═══ EXERCISE DATA ═══
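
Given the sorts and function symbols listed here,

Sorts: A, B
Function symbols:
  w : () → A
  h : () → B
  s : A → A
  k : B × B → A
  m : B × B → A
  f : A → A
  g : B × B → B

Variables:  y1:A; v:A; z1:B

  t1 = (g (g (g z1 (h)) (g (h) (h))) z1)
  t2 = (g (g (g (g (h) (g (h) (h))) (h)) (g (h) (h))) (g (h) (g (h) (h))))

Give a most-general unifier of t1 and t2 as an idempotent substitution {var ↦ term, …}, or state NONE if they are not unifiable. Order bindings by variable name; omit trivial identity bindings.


{z1 ↦ (g (h) (g (h) (h)))}


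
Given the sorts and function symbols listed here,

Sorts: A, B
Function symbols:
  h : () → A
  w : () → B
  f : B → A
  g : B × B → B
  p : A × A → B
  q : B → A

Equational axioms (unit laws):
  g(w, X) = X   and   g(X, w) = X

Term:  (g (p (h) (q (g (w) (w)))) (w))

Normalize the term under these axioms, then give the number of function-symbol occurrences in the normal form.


size = 4

1. (g (p (h) (q (g (w) (w)))) (w))  →  (p (h) (q (g (w) (w))))
2. (p (h) (q (g (w) (w))))  →  (p (h) (q (w)))
normal form: (p (h) (q (w)))


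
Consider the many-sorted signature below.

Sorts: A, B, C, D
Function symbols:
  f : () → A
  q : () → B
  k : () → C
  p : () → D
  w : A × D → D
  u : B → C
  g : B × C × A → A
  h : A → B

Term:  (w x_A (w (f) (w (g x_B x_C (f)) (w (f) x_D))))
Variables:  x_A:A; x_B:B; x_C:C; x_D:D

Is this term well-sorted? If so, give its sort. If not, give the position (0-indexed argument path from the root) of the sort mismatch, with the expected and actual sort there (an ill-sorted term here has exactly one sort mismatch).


well-sorted; sort = D

  x_A : A
    (f) : A
        x_B : B
        x_C : C
        (f) : A
      (g x_B x_C (f)) : A
        (f) : A
        x_D : D
      (w (f) x_D) : D
    (w (g x_B x_C (f)) (w (f) x_D)) : D
  (w (f) (w (g x_B x_C (f)) (w (f) x_D))) : D
(w x_A (w (f) (w (g x_B x_C (f)) (w (f) x_D)))) : D


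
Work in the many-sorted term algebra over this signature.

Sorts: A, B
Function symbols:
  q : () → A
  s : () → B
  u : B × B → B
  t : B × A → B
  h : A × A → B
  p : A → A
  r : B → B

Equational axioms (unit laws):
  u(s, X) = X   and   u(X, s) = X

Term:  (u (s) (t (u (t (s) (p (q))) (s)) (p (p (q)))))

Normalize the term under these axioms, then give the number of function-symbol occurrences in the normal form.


size = 8

1. (u (s) (t (u (t (s) (p (q))) (s)) (p (p (q)))))  →  (t (u (t (s) (p (q))) (s)) (p (p (q))))
2. (t (u (t (s) (p (q))) (s)) (p (p (q))))  →  (t (t (s) (p (q))) (p (p (q))))
normal form: (t (t (s) (p (q))) (p (p (q))))


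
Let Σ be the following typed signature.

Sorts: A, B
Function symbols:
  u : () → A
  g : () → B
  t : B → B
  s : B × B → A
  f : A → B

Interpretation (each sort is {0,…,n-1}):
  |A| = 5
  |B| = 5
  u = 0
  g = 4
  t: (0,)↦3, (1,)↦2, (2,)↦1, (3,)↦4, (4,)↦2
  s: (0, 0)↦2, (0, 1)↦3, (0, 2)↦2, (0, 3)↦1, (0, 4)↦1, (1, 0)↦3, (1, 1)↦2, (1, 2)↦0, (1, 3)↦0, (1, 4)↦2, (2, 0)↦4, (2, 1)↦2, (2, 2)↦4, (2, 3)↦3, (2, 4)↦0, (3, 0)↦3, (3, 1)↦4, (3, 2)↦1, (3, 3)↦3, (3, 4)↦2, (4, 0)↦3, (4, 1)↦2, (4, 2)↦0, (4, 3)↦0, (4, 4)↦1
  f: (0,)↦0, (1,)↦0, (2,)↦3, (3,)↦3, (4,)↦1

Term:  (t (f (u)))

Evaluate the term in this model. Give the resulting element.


  u = 0
  (f (u)) = f(0,) = 0
  (t (f (u))) = t(0,) = 3

value = 3


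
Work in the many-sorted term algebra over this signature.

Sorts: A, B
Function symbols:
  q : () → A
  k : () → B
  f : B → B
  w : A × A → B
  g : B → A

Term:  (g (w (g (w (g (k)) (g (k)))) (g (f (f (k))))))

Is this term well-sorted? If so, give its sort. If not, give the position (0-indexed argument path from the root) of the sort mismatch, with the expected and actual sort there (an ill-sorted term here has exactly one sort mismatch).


well-sorted; sort = A

          (k) : B
        (g (k)) : A
          (k) : B
        (g (k)) : A
      (w (g (k)) (g (k))) : B
    (g (w (g (k)) (g (k)))) : A
          (k) : B
        (f (k)) : B
      (f (f (k))) : B
    (g (f (f (k)))) : A
  (w (g (w (g (k)) (g (k)))) (g (f (f (k))))) : B
(g (w (g (w (g (k)) (g (k)))) (g (f (f (k)))))) : A


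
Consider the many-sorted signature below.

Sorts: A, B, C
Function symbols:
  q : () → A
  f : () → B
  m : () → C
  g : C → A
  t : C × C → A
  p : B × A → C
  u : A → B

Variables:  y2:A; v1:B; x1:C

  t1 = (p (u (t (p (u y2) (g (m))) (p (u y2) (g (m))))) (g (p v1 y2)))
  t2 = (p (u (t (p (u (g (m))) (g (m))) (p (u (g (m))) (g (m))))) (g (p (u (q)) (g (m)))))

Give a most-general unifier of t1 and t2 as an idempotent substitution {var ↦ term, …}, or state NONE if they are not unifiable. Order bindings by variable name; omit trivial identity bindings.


{v1 ↦ (u (q)), y2 ↦ (g (m))}


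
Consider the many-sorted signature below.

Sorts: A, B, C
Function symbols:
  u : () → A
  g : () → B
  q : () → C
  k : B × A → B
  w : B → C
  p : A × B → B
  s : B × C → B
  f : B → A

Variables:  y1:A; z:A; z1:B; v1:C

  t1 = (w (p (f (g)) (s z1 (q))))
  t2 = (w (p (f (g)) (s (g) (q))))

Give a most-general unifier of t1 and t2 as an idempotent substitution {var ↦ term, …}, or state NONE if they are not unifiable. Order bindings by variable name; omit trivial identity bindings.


{z1 ↦ (g)}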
═══
**PROBLEM STATEMENT:** Every entry must be duplicated exactly as it stands.

**EXERCISE SOLUTION:**
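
Given the sorts and function symbols listed here,

Sorts: A, B
Function symbols:
  w : () → A
  h : () → B
  s : A → A
  k : B × B → A
  m : B × B → A
  f : A → A
  g : B × B → B

Variables:  y1:A; v:A; z1:B

  t1 = (g (g (g z1 (h)) (g (h) (h))) z1)
  t2 = (g (g (g (g (h) (g (h) (h))) (h)) (g (h) (h))) (g (h) (g (h) (h))))

Give a most-general unifier of t1 and t2 as an idempotent substitution {var ↦ term, …}, or state NONE if they are not unifiable. Order bindings by variable name; omit trivial identity bindings.


{z1 ↦ (g (h) (g (h) (h)))}


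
Given the sorts and function symbols listed here,

Sorts: A, B
Function symbols:
  h : () → A
  w : () → B
  f : B → A
  g : B × B → B
  p : A × A → B
  q : B → A

Equational axioms (unit laws):
  g(w, X) = X   and   g(X, w) = X

Term:  (g (p (h) (q (g (w) (w)))) (w))

Normalize the term under these axioms, then give the number of function-symbol occurrences in the normal form.


size = 4

1. (g (p (h) (q (g (w) (w)))) (w))  →  (p (h) (q (g (w) (w))))
2. (p (h) (q (g (w) (w))))  →  (p (h) (q (w)))
normal form: (p (h) (q (w)))


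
Consider the many-sorted signature below.

Sorts: A, B, C, D
Function symbols:
  f : () → A
  q : () → B
  k : () → C
  p : () → D
  w : A × D → D
  u : B → C
  g : B × C × A → A
  h : A → B

Term:  (w x_A (w (f) (w (g x_B x_C (f)) (w (f) x_D))))
Variables:  x_A:A; x_B:B; x_C:C; x_D:D

Is this term well-sorted? If so, give its sort. If not, give the position (0-indexed argument path from the root) of the sort mismatch, with the expected and actual sort there (an ill-sorted term here has exactly one sort mismatch).


well-sorted; sort = D

  x_A : A
    (f) : A
        x_B : B
        x_C : C
        (f) : A
      (g x_B x_C (f)) : A
        (f) : A
        x_D : D
      (w (f) x_D) : D
    (w (g x_B x_C (f)) (w (f) x_D)) : D
  (w (f) (w (g x_B x_C (f)) (w (f) x_D))) : D
(w x_A (w (f) (w (g x_B x_C (f)) (w (f) x_D)))) : D


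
Work in the many-sorted term algebra over this signature.

Sorts: A, B
Function symbols:
  q : () → A
  s : () → B
  u : B × B → B
  t : B × A → B
  h : A × A → B
  p : A → A
  r : B → B

Equational axioms (unit laws):
  u(s, X) = X   and   u(X, s) = X

Term:  (u (s) (t (u (t (s) (p (q))) (s)) (p (p (q)))))

Normalize the term under these axioms, then give the number of function-symbol occurrences in the normal form.


size = 8

1. (u (s) (t (u (t (s) (p (q))) (s)) (p (p (q)))))  →  (t (u (t (s) (p (q))) (s)) (p (p (q))))
2. (t (u (t (s) (p (q))) (s)) (p (p (q))))  →  (t (t (s) (p (q))) (p (p (q))))
normal form: (t (t (s) (p (q))) (p (p (q))))


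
Let Σ be the following typed signature.

Sorts: A, B
Function symbols:
  u : () → A
  g : () → B
  t : B → B
  s : B × B → A
  f : A → B

Interpretation (each sort is {0,…,n-1}):
  |A| = 5
  |B| = 5
  u = 0
  g = 4
  t: (0,)↦3, (1,)↦2, (2,)↦1, (3,)↦4, (4,)↦2
  s: (0, 0)↦2, (0, 1)↦3, (0, 2)↦2, (0, 3)↦1, (0, 4)↦1, (1, 0)↦3, (1, 1)↦2, (1, 2)↦0, (1, 3)↦0, (1, 4)↦2, (2, 0)↦4, (2, 1)↦2, (2, 2)↦4, (2, 3)↦3, (2, 4)↦0, (3, 0)↦3, (3, 1)↦4, (3, 2)↦1, (3, 3)↦3, (3, 4)↦2, (4, 0)↦3, (4, 1)↦2, (4, 2)↦0, (4, 3)↦0, (4, 4)↦1
  f: (0,)↦0, (1,)↦0, (2,)↦3, (3,)↦3, (4,)↦1

Term:  (t (f (u)))

Evaluate the term in this model. Give the resulting element.


  u = 0
  (f (u)) = f(0,) = 0
  (t (f (u))) = t(0,) = 3

value = 3


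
Work in the many-sorted term algebra over this signature.

Sorts: A, B
Function symbols:
  q : () → A
  k : () → B
  f : B → B
  w : A × A → B
  g : B → A

Term:  (g (w (g (w (g (k)) (g (k)))) (g (f (f (k))))))

Is this term well-sorted? If so, give its sort. If not, give the position (0-indexed argument path from the root) of the sort mismatch, with the expected and actual sort there (an ill-sorted term here has exactly one sort mismatch).


well-sorted; sort = A

          (k) : B
        (g (k)) : A
          (k) : B
        (g (k)) : A
      (w (g (k)) (g (k))) : B
    (g (w (g (k)) (g (k)))) : A
          (k) : B
        (f (k)) : B
      (f (f (k))) : B
    (g (f (f (k)))) : A
  (w (g (w (g (k)) (g (k)))) (g (f (f (k))))) : B
(g (w (g (w (g (k)) (g (k)))) (g (f (f (k)))))) : A


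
Consider the many-sorted signature below.

Sorts: A, B, C
Function symbols:
  q : () → A
  f : () → B
  m : () → C
  g : C → A
  t : C × C → A
  p : B × A → C
  u : A → B

Variables:  y2:A; v1:B; x1:C

  t1 = (p (u (t (p (u y2) (g (m))) (p (u y2) (g (m))))) (g (p v1 y2)))
  t2 = (p (u (t (p (u (g (m))) (g (m))) (p (u (g (m))) (g (m))))) (g (p (u (q)) (g (m)))))

Give a most-general unifier of t1 and t2 as an idempotent substitution {var ↦ term, …}, or state NONE if they are not unifiable. Order bindings by variable name; omit trivial identity bindings.


{v1 ↦ (u (q)), y2 ↦ (g (m))}


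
Consider the many-sorted signature below.

Sorts: A, B, C
Function symbols:
  u : () → A
  g : () → B
  q : () → C
  k : B × A → B
  w : B → C
  p : A × B → B
  s : B × C → B
  f : B → A

Variables:  y1:A; z:A; z1:B; v1:C

  t1 = (w (p (f (g)) (s z1 (q))))
  t2 = (w (p (f (g)) (s (g) (q))))

Give a most-general unifier of t1 and t2 as an idempotent substitution {var ↦ term, …}, or state NONE if they are not unifiable. Order bindings by variable name; omit trivial identity bindings.


{z1 ↦ (g)}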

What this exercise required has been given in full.